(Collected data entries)
[Start of section]

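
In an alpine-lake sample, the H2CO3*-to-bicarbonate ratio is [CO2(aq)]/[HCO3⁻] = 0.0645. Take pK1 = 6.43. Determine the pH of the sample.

pH = 7.62

From K1 = [H⁺][HCO3⁻]/[CO2(aq)]:  pH = pK1 − log₁₀([CO2(aq)]/[HCO3⁻])
log₁₀(0.0645) = -1.190
pH = 6.43 − (-1.190) = 7.62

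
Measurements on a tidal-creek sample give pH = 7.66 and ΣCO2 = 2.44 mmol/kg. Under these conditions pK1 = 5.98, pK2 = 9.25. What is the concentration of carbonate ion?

[CO3²⁻] = 0.0599 mmol/kg

α₂ = 1 / (1 + [H⁺]/K2 + [H⁺]²/(K1K2)) = 1 / (1 + 10^+1.59 + 10^-0.09)
   = 1 / (1 + 38.905 + 0.81283) = 1/40.717 = 0.02456
[CO3²⁻] = α₂ × DIC = 0.02456 × 2.44 = 0.0599 mmol/kg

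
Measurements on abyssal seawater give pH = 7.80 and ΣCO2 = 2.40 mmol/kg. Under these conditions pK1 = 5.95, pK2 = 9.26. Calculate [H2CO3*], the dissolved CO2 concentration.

α₀ = 1 / (1 + K1/[H⁺] + K1K2/[H⁺]²) = 1 / (1 + 10^+1.85 + 10^+0.39)
   = 1 / (1 + 70.795 + 2.4547) = 1/74.249 = 0.01347
[CO2*] = α₀ × DIC = 0.01347 × 2.40 = 0.0323 mmol/kg

[CO2*] = 0.0323 mmol/kg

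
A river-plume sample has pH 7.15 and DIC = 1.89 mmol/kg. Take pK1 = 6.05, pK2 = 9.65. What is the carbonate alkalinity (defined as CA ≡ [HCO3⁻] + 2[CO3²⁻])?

CA = 1.76 mmol/kg

CA = [HCO3⁻] + 2[CO3²⁻] = (α₁ + 2α₂)·DIC
At pH 7.15: [H⁺]/K1 = 10^-1.10 = 0.079433, K2/[H⁺] = 10^-2.50 = 0.0031623
α₁ = 1/(1 + 0.079433 + 0.0031623) = 1/1.0826 = 0.9237; α₂ = α₁·K2/[H⁺] = 0.002921
α₁ + 2α₂ = 0.9295
CA = 0.9295 × 1.89 = 1.76 mmol/kg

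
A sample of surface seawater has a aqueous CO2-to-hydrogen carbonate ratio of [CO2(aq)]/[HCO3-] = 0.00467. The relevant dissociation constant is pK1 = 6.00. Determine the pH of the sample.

From K1 = [H⁺][HCO3-]/[CO2(aq)]:  pH = pK1 − log₁₀([CO2(aq)]/[HCO3-])
log₁₀(0.00467) = -2.331
pH = 6.00 − (-2.331) = 8.33

pH = 8.33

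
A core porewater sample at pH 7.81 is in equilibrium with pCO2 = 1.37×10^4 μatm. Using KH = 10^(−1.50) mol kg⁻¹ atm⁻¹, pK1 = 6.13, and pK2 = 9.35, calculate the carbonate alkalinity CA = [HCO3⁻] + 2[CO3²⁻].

[CO2*] = KH · pCO2 = 10^(−1.50) × 1.37×10^4×10^-6 = 4.332×10^-4 mol/kg
α₀ = 1/(1 + K1/[H⁺] + K1K2/[H⁺]²) = 1/(1 + 10^+1.68 + 10^+0.14) = 0.01990
DIC = [CO2*]/α₀ = 4.332×10^-4 / 0.01990 = 21.77 mmol/kg
CA = (α₁ + 2α₂)·DIC = (0.9526 + 2×0.02747) × 21.77 = 21.9 mmol/kg

CA = 21.9 mmol/kg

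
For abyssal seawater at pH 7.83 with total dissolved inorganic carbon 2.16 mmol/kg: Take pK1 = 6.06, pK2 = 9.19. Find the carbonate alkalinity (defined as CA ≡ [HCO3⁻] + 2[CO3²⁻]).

CA = 2.21 mmol/kg

CA = [HCO3⁻] + 2[CO3²⁻] = (α₁ + 2α₂)·DIC
At pH 7.83: [H⁺]/K1 = 10^-1.77 = 0.016982, K2/[H⁺] = 10^-1.36 = 0.043652
α₁ = 1/(1 + 0.016982 + 0.043652) = 1/1.0606 = 0.9428; α₂ = α₁·K2/[H⁺] = 0.04116
α₁ + 2α₂ = 1.0251
CA = 1.0251 × 2.16 = 2.21 mmol/kg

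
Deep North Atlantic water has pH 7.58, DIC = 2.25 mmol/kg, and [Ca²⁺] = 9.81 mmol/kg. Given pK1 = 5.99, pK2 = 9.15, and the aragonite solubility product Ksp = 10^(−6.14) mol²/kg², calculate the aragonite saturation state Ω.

α₂ = 1 / (1 + [H⁺]/K2 + [H⁺]²/(K1K2)) = 1 / (1 + 10^+1.57 + 10^-0.02)
   = 1 / (1 + 37.154 + 0.95499) = 1/39.109 = 0.02557
[CO3²⁻] = α₂ × DIC = 0.02557 × 2.25 = 0.05753 mmol/kg
Ksp = 10^(−6.14) = 7.244×10^-7
Ω = [Ca²⁺][CO3²⁻]/Ksp = (9.81×10^-3)(5.753×10^-5) / 7.244×10^-7 = 0.779

Ω = 0.779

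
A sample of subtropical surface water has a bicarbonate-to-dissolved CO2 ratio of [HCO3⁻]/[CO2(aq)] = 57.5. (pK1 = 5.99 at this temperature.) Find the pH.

From K1 = [H⁺][HCO3⁻]/[CO2(aq)]:  pH = pK1 + log₁₀([HCO3⁻]/[CO2(aq)])
log₁₀(57.5) = +1.760
pH = 5.99 + (+1.760) = 7.75

pH = 7.75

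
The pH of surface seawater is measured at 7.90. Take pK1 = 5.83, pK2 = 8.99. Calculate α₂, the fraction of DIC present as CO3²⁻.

α₂ = 0.0746

α₂ = 1 / (1 + [H⁺]/K2 + [H⁺]²/(K1K2)) = 1 / (1 + 10^+1.09 + 10^-0.98)
   = 1 / (1 + 12.303 + 0.10471) = 1/13.407 = 0.07459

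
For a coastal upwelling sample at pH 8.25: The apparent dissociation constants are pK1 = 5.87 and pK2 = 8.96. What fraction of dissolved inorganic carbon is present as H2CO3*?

α₀ = 0.00348

α₀ = 1 / (1 + K1/[H⁺] + K1K2/[H⁺]²) = 1 / (1 + 10^+2.38 + 10^+1.67)
   = 1 / (1 + 239.88 + 46.774) = 1/287.66 = 0.003476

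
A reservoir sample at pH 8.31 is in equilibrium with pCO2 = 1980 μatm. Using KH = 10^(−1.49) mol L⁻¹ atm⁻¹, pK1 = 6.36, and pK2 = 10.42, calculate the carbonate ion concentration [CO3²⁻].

[CO3²⁻] = 0.0443 mmol/L

[CO2*] = KH · pCO2 = 10^(−1.49) × 1980×10^-6 = 6.407×10^-5 mol/L
α₀ = 1/(1 + K1/[H⁺] + K1K2/[H⁺]²) = 1/(1 + 10^+1.95 + 10^-0.16) = 0.01101
DIC = [CO2*]/α₀ = 6.407×10^-5 / 0.01101 = 5.819 mmol/L
[CO3²⁻] = α₂·DIC; α₂ = 0.007618, so [CO3²⁻] = 0.007618 × 5.819 = 0.0443 mmol/L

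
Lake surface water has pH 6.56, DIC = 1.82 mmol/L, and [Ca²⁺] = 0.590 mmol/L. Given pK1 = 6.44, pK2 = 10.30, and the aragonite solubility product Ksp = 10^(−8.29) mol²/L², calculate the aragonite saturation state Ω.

Ω = 0.0217

α₂ = 1 / (1 + [H⁺]/K2 + [H⁺]²/(K1K2)) = 1 / (1 + 10^+3.74 + 10^+3.62)
   = 1 / (1 + 5495.4 + 4168.7) = 1/9665.1 = 0.0001035
[CO3²⁻] = α₂ × DIC = 0.0001035 × 1.82 = 0.0001883 mmol/L = 0.1883 μmol/L
Ksp = 10^(−8.29) = 5.129×10^-9
Ω = [Ca²⁺][CO3²⁻]/Ksp = (0.590×10^-3)(1.883×10^-7) / 5.129×10^-9 = 0.0217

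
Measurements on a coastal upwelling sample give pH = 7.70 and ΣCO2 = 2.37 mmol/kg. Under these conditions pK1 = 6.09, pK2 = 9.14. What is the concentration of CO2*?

[CO2*] = 0.0548 mmol/kg

α₀ = 1 / (1 + K1/[H⁺] + K1K2/[H⁺]²) = 1 / (1 + 10^+1.61 + 10^+0.17)
   = 1 / (1 + 40.738 + 1.4791) = 1/43.217 = 0.02314
[CO2*] = α₀ × DIC = 0.02314 × 2.37 = 0.0548 mmol/kg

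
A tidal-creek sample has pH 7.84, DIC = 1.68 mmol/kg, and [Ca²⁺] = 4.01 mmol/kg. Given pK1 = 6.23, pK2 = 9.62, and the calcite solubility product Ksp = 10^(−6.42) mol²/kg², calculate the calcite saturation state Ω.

Ω = 0.282

α₂ = 1 / (1 + [H⁺]/K2 + [H⁺]²/(K1K2)) = 1 / (1 + 10^+1.78 + 10^+0.17)
   = 1 / (1 + 60.256 + 1.4791) = 1/62.735 = 0.01594
[CO3²⁻] = α₂ × DIC = 0.01594 × 1.68 = 0.02678 mmol/kg
Ksp = 10^(−6.42) = 3.802×10^-7
Ω = [Ca²⁺][CO3²⁻]/Ksp = (4.01×10^-3)(2.678×10^-5) / 3.802×10^-7 = 0.282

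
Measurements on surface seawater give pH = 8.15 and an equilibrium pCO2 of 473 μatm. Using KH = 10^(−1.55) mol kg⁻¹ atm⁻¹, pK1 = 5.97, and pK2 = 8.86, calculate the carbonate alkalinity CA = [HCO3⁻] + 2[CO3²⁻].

CA = 2.80 mmol/kg

[CO2*] = KH · pCO2 = 10^(−1.55) × 473×10^-6 = 1.333×10^-5 mol/kg
α₀ = 1/(1 + K1/[H⁺] + K1K2/[H⁺]²) = 1/(1 + 10^+2.18 + 10^+1.47) = 0.005498
DIC = [CO2*]/α₀ = 1.333×10^-5 / 0.005498 = 2.424 mmol/kg
CA = (α₁ + 2α₂)·DIC = (0.8322 + 2×0.1623) × 2.424 = 2.80 mmol/kg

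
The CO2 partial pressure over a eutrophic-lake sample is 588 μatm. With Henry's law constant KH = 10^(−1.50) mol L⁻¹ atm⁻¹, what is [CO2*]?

KH = 10^(−1.50) = 3.162×10^-2 mol L⁻¹ atm⁻¹
[CO2*] = KH · pCO2 = 3.162×10^-2 × 588×10^-6 atm = 1.86×10^-5 mol/L

[CO2*] = 18.6 μmol/L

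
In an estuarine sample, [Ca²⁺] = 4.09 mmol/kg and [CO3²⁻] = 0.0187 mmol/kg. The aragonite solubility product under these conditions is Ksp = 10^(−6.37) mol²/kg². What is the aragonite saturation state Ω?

Ω = 0.179

Ksp = 10^(−6.37) = 4.266×10^-7
Ω = [Ca²⁺][CO3²⁻]/Ksp = (4.09×10^-3)(0.0187×10^-3) / 4.266×10^-7 = 0.179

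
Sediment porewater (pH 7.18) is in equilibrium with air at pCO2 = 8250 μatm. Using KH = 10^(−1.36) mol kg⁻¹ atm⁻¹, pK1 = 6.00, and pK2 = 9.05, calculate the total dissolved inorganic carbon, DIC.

[CO2*] = KH · pCO2 = 10^(−1.36) × 8250×10^-6 = 3.601×10^-4 mol/kg
α₀ = 1/(1 + K1/[H⁺] + K1K2/[H⁺]²) = 1/(1 + 10^+1.18 + 10^-0.69) = 0.06120
DIC = [CO2*]/α₀ = 3.601×10^-4 / 0.06120 = 5.88 mmol/kg

DIC = 5.88 mmol/kg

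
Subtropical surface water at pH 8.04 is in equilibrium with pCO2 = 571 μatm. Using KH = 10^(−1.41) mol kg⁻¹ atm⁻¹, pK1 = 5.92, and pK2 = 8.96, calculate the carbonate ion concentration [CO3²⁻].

[CO2*] = KH · pCO2 = 10^(−1.41) × 571×10^-6 = 2.221×10^-5 mol/kg
α₀ = 1/(1 + K1/[H⁺] + K1K2/[H⁺]²) = 1/(1 + 10^+2.12 + 10^+1.20) = 0.006726
DIC = [CO2*]/α₀ = 2.221×10^-5 / 0.006726 = 3.303 mmol/kg
[CO3²⁻] = α₂·DIC; α₂ = 0.1066, so [CO3²⁻] = 0.1066 × 3.303 = 0.352 mmol/kg

[CO3²⁻] = 0.352 mmol/kg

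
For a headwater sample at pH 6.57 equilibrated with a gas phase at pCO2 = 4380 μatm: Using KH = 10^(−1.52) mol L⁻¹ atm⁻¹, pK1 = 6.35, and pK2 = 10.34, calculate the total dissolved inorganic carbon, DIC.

[CO2*] = KH · pCO2 = 10^(−1.52) × 4380×10^-6 = 1.323×10^-4 mol/L
α₀ = 1/(1 + K1/[H⁺] + K1K2/[H⁺]²) = 1/(1 + 10^+0.22 + 10^-3.55) = 0.3760
DIC = [CO2*]/α₀ = 1.323×10^-4 / 0.3760 = 0.352 mmol/L

DIC = 0.352 mmol/L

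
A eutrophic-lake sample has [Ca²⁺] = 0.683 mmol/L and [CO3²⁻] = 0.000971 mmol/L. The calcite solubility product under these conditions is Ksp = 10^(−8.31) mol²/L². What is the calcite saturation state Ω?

Ω = 0.135

Ksp = 10^(−8.31) = 4.898×10^-9
Ω = [Ca²⁺][CO3²⁻]/Ksp = (0.683×10^-3)(0.000971×10^-3) / 4.898×10^-9 = 0.135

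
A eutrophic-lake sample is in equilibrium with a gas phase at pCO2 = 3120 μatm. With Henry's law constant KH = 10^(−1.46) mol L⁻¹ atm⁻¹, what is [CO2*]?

KH = 10^(−1.46) = 3.467×10^-2 mol L⁻¹ atm⁻¹
[CO2*] = KH · pCO2 = 3.467×10^-2 × 3120×10^-6 atm = 1.08×10^-4 mol/L

[CO2*] = 108 μmol/L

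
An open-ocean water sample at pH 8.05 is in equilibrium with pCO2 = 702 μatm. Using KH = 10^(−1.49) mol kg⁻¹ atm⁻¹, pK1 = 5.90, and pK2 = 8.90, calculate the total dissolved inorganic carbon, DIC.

[CO2*] = KH · pCO2 = 10^(−1.49) × 702×10^-6 = 2.272×10^-5 mol/kg
α₀ = 1/(1 + K1/[H⁺] + K1K2/[H⁺]²) = 1/(1 + 10^+2.15 + 10^+1.30) = 0.006165
DIC = [CO2*]/α₀ = 2.272×10^-5 / 0.006165 = 3.68 mmol/kg

DIC = 3.68 mmol/kg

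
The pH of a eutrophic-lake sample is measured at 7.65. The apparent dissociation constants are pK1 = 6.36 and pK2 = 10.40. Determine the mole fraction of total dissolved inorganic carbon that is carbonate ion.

α₂ = 0.00169

α₂ = 1 / (1 + [H⁺]/K2 + [H⁺]²/(K1K2)) = 1 / (1 + 10^+2.75 + 10^+1.46)
   = 1 / (1 + 562.34 + 28.840) = 1/592.18 = 0.001689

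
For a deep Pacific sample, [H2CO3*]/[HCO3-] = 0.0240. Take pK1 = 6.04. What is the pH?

From K1 = [H⁺][HCO3-]/[H2CO3*]:  pH = pK1 − log₁₀([H2CO3*]/[HCO3-])
log₁₀(0.0240) = -1.620
pH = 6.04 − (-1.620) = 7.66

pH = 7.66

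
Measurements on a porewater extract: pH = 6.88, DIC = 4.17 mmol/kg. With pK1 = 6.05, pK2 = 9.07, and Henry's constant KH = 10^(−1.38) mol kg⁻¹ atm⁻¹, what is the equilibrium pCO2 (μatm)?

α₀ = 1 / (1 + K1/[H⁺] + K1K2/[H⁺]²) = 1 / (1 + 10^+0.83 + 10^-1.36)
   = 1 / (1 + 6.7608 + 0.043652) = 1/7.8045 = 0.1281
[CO2*] = α₀ × DIC = 0.1281 × 4.17 = 0.5343 mmol/kg
pCO2 = [CO2*]/KH = 5.343×10^-4 / 4.169×10^-2 = 1.28×10^4 μatm

pCO2 = 1.28×10^4 μatm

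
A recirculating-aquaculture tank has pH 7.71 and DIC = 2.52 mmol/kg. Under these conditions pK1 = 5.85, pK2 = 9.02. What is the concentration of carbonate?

α₂ = 1 / (1 + [H⁺]/K2 + [H⁺]²/(K1K2)) = 1 / (1 + 10^+1.31 + 10^-0.55)
   = 1 / (1 + 20.417 + 0.28184) = 1/21.699 = 0.04608
[CO3²⁻] = α₂ × DIC = 0.04608 × 2.52 = 0.116 mmol/kg

[CO3²⁻] = 0.116 mmol/kg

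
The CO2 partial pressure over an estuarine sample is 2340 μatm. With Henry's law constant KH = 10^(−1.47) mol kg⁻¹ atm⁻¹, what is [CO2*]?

KH = 10^(−1.47) = 3.388×10^-2 mol kg⁻¹ atm⁻¹
[CO2*] = KH · pCO2 = 3.388×10^-2 × 2340×10^-6 atm = 7.93×10^-5 mol/kg

[CO2*] = 79.3 μmol/kg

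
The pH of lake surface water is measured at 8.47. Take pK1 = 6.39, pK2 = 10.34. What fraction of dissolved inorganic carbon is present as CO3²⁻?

α₂ = 1 / (1 + [H⁺]/K2 + [H⁺]²/(K1K2)) = 1 / (1 + 10^+1.87 + 10^-0.21)
   = 1 / (1 + 74.131 + 0.61660) = 1/75.748 = 0.01320

α₂ = 0.0132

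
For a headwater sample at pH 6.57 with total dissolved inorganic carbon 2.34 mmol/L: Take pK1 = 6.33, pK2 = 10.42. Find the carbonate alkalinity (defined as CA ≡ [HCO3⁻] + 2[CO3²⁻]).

CA = 1.49 mmol/L

CA = [HCO3⁻] + 2[CO3²⁻] = (α₁ + 2α₂)·DIC
At pH 6.57: [H⁺]/K1 = 10^-0.24 = 0.57544, K2/[H⁺] = 10^-3.85 = 0.00014125
α₁ = 1/(1 + 0.57544 + 0.00014125) = 1/1.5756 = 0.6347; α₂ = α₁·K2/[H⁺] = 8.965×10^-5
α₁ + 2α₂ = 0.6349
CA = 0.6349 × 2.34 = 1.49 mmol/L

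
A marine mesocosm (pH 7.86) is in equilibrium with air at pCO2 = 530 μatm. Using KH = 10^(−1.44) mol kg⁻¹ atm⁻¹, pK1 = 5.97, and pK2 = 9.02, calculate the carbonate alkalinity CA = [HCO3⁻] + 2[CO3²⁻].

[CO2*] = KH · pCO2 = 10^(−1.44) × 530×10^-6 = 1.924×10^-5 mol/kg
α₀ = 1/(1 + K1/[H⁺] + K1K2/[H⁺]²) = 1/(1 + 10^+1.89 + 10^+0.73) = 0.01191
DIC = [CO2*]/α₀ = 1.924×10^-5 / 0.01191 = 1.616 mmol/kg
CA = (α₁ + 2α₂)·DIC = (0.9242 + 2×0.06394) × 1.616 = 1.70 mmol/kg

CA = 1.70 mmol/kg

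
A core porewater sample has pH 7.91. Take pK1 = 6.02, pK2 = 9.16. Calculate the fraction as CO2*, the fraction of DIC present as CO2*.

α₀ = 1 / (1 + K1/[H⁺] + K1K2/[H⁺]²) = 1 / (1 + 10^+1.89 + 10^+0.64)
   = 1 / (1 + 77.625 + 4.3652) = 1/82.990 = 0.01205

α₀ = 0.0120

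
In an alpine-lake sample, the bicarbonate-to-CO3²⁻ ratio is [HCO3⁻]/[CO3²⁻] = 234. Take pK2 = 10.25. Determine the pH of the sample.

pH = 7.88

From K2 = [H⁺][CO3²⁻]/[HCO3⁻]:  pH = pK2 − log₁₀([HCO3⁻]/[CO3²⁻])
log₁₀(234) = +2.369
pH = 10.25 − (+2.369) = 7.88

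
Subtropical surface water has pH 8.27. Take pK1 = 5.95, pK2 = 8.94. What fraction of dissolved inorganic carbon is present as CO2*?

α₀ = 0.00393

α₀ = 1 / (1 + K1/[H⁺] + K1K2/[H⁺]²) = 1 / (1 + 10^+2.32 + 10^+1.65)
   = 1 / (1 + 208.93 + 44.668) = 1/254.60 = 0.003928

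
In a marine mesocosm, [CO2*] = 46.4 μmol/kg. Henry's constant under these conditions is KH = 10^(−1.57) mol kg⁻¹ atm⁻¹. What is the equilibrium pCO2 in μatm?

KH = 10^(−1.57) = 2.692×10^-2 mol kg⁻¹ atm⁻¹
pCO2 = [CO2*]/KH = 46.4×10^-6 / 2.692×10^-2 = 1.72×10^-3 atm = 1720 μatm

pCO2 = 1720 μatm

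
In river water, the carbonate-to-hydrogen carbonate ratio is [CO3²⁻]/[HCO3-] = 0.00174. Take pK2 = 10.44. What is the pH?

From K2 = [H⁺][CO3²⁻]/[HCO3-]:  pH = pK2 + log₁₀([CO3²⁻]/[HCO3-])
log₁₀(0.00174) = -2.759
pH = 10.44 + (-2.759) = 7.68

pH = 7.68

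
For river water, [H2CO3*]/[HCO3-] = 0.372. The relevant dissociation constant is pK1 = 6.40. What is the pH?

pH = 6.83

From K1 = [H⁺][HCO3-]/[H2CO3*]:  pH = pK1 − log₁₀([H2CO3*]/[HCO3-])
log₁₀(0.372) = -0.429
pH = 6.40 − (-0.429) = 6.83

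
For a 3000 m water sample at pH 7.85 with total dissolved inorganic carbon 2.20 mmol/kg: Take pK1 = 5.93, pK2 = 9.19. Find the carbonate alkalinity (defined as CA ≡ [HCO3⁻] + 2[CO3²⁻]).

CA = 2.27 mmol/kg

CA = [HCO3⁻] + 2[CO3²⁻] = (α₁ + 2α₂)·DIC
At pH 7.85: [H⁺]/K1 = 10^-1.92 = 0.012023, K2/[H⁺] = 10^-1.34 = 0.045709
α₁ = 1/(1 + 0.012023 + 0.045709) = 1/1.0577 = 0.9454; α₂ = α₁·K2/[H⁺] = 0.04321
α₁ + 2α₂ = 1.0318
CA = 1.0318 × 2.20 = 2.27 mmol/kg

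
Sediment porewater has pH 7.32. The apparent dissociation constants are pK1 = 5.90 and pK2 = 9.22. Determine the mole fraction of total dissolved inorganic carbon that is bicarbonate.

α₁ = 1 / (1 + [H⁺]/K1 + K2/[H⁺]) = 1 / (1 + 10^-1.42 + 10^-1.90)
   = 1 / (1 + 0.038019 + 0.012589) = 1/1.0506 = 0.9518

α₁ = 0.952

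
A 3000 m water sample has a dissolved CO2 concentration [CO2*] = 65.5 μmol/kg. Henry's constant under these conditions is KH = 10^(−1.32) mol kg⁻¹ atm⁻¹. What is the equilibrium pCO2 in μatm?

pCO2 = 1370 μatm

KH = 10^(−1.32) = 4.786×10^-2 mol kg⁻¹ atm⁻¹
pCO2 = [CO2*]/KH = 65.5×10^-6 / 4.786×10^-2 = 1.37×10^-3 atm = 1370 μatm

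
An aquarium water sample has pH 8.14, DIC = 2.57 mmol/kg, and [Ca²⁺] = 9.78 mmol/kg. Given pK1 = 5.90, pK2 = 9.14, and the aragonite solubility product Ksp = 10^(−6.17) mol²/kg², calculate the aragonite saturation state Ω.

Ω = 3.36

α₂ = 1 / (1 + [H⁺]/K2 + [H⁺]²/(K1K2)) = 1 / (1 + 10^+1.00 + 10^-1.24)
   = 1 / (1 + 10.000 + 0.057544) = 1/11.058 = 0.09044
[CO3²⁻] = α₂ × DIC = 0.09044 × 2.57 = 0.2324 mmol/kg
Ksp = 10^(−6.17) = 6.761×10^-7
Ω = [Ca²⁺][CO3²⁻]/Ksp = (9.78×10^-3)(2.324×10^-4) / 6.761×10^-7 = 3.36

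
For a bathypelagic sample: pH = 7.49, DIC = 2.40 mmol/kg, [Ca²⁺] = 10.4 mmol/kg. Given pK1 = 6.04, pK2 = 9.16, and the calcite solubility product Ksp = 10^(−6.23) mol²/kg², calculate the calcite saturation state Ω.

Ω = 0.857

α₂ = 1 / (1 + [H⁺]/K2 + [H⁺]²/(K1K2)) = 1 / (1 + 10^+1.67 + 10^+0.22)
   = 1 / (1 + 46.774 + 1.6596) = 1/49.433 = 0.02023
[CO3²⁻] = α₂ × DIC = 0.02023 × 2.40 = 0.04855 mmol/kg
Ksp = 10^(−6.23) = 5.888×10^-7
Ω = [Ca²⁺][CO3²⁻]/Ksp = (10.4×10^-3)(4.855×10^-5) / 5.888×10^-7 = 0.857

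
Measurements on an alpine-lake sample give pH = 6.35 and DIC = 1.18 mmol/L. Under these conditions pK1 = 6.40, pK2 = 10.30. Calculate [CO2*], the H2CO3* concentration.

[CO2*] = 0.624 mmol/L

α₀ = 1 / (1 + K1/[H⁺] + K1K2/[H⁺]²) = 1 / (1 + 10^-0.05 + 10^-4.00)
   = 1 / (1 + 0.89125 + 0.00010000) = 1/1.8914 = 0.5287
[CO2*] = α₀ × DIC = 0.5287 × 1.18 = 0.624 mmol/L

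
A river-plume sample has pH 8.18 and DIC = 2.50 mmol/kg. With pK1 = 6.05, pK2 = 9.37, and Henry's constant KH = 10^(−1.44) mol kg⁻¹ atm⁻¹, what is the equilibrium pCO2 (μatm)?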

[End of section]

AIM OF THE EXERCISE: From the line containing "An aquarium water" down to the last line of the data, transcribe every line exactly; nothing else should appear.

RESULT BELOW:
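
An aquarium water sample has pH 8.14, DIC = 2.57 mmol/kg, and [Ca²⁺] = 9.78 mmol/kg. Given pK1 = 5.90, pK2 = 9.14, and the aragonite solubility product Ksp = 10^(−6.17) mol²/kg², calculate the aragonite saturation state Ω.

Ω = 3.36

α₂ = 1 / (1 + [H⁺]/K2 + [H⁺]²/(K1K2)) = 1 / (1 + 10^+1.00 + 10^-1.24)
   = 1 / (1 + 10.000 + 0.057544) = 1/11.058 = 0.09044
[CO3²⁻] = α₂ × DIC = 0.09044 × 2.57 = 0.2324 mmol/kg
Ksp = 10^(−6.17) = 6.761×10^-7
Ω = [Ca²⁺][CO3²⁻]/Ksp = (9.78×10^-3)(2.324×10^-4) / 6.761×10^-7 = 3.36

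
For a bathypelagic sample: pH = 7.49, DIC = 2.40 mmol/kg, [Ca²⁺] = 10.4 mmol/kg. Given pK1 = 6.04, pK2 = 9.16, and the calcite solubility product Ksp = 10^(−6.23) mol²/kg², calculate the calcite saturation state Ω.

Ω = 0.857

α₂ = 1 / (1 + [H⁺]/K2 + [H⁺]²/(K1K2)) = 1 / (1 + 10^+1.67 + 10^+0.22)
   = 1 / (1 + 46.774 + 1.6596) = 1/49.433 = 0.02023
[CO3²⁻] = α₂ × DIC = 0.02023 × 2.40 = 0.04855 mmol/kg
Ksp = 10^(−6.23) = 5.888×10^-7
Ω = [Ca²⁺][CO3²⁻]/Ksp = (10.4×10^-3)(4.855×10^-5) / 5.888×10^-7 = 0.857

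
Measurements on an alpine-lake sample give pH = 6.35 and DIC = 1.18 mmol/L. Under these conditions pK1 = 6.40, pK2 = 10.30. Calculate [CO2*], the H2CO3* concentration.

[CO2*] = 0.624 mmol/L

α₀ = 1 / (1 + K1/[H⁺] + K1K2/[H⁺]²) = 1 / (1 + 10^-0.05 + 10^-4.00)
   = 1 / (1 + 0.89125 + 0.00010000) = 1/1.8914 = 0.5287
[CO2*] = α₀ × DIC = 0.5287 × 1.18 = 0.624 mmol/L

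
A river-plume sample has pH 8.18 and DIC = 2.50 mmol/kg. With pK1 = 6.05, pK2 = 9.37, and Henry's constant KH = 10^(−1.44) mol kg⁻¹ atm⁻¹, what is the equilibrium pCO2 (μatm)?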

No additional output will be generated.